## About this task
Your output should consist of the data, copied exactly.

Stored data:

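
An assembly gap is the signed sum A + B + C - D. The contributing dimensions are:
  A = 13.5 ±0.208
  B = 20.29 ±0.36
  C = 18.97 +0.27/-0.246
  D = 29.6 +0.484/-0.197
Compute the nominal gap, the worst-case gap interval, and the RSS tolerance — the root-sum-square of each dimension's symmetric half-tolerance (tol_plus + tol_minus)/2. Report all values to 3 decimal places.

nominal=23.160 wc=[21.862,24.195] rss=0.596

Stack each dimension's contribution:
  +A: nom +13.500 → Σnom=13.500; wc +0.208/-0.208 → slack +0.208/-0.208; half-tol=0.208, Σhalf²=0.043264
  +B: nom +20.290 → Σnom=33.790; wc +0.360/-0.360 → slack +0.568/-0.568; half-tol=0.360, Σhalf²=0.172864
  +C: nom +18.970 → Σnom=52.760; wc +0.270/-0.246 → slack +0.838/-0.814; half-tol=0.258, Σhalf²=0.239428
  -D: nom -29.600 → Σnom=23.160; wc +0.197/-0.484 → slack +1.035/-1.298; half-tol=0.341, Σhalf²=0.355368
Nominal = 23.160. Worst-case = [23.160 - 1.298, 23.160 + 1.035] = [21.862, 24.195]. RSS = √0.355368 = 0.596.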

## Answer box
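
An assembly gap is the signed sum A + B + C - D. The contributing dimensions are:
  A = 13.5 ±0.208
  B = 20.29 ±0.36
  C = 18.97 +0.27/-0.246
  D = 29.6 +0.484/-0.197
Compute the nominal gap, the worst-case gap interval, and the RSS tolerance — the root-sum-square of each dimension's symmetric half-tolerance (tol_plus + tol_minus)/2. Report all values to 3 decimal places.

nominal=23.160 wc=[21.862,24.195] rss=0.596

Stack each dimension's contribution:
  +A: nom +13.500 → Σnom=13.500; wc +0.208/-0.208 → slack +0.208/-0.208; half-tol=0.208, Σhalf²=0.043264
  +B: nom +20.290 → Σnom=33.790; wc +0.360/-0.360 → slack +0.568/-0.568; half-tol=0.360, Σhalf²=0.172864
  +C: nom +18.970 → Σnom=52.760; wc +0.270/-0.246 → slack +0.838/-0.814; half-tol=0.258, Σhalf²=0.239428
  -D: nom -29.600 → Σnom=23.160; wc +0.197/-0.484 → slack +1.035/-1.298; half-tol=0.341, Σhalf²=0.355368
Nominal = 23.160. Worst-case = [23.160 - 1.298, 23.160 + 1.035] = [21.862, 24.195]. RSS = √0.355368 = 0.596.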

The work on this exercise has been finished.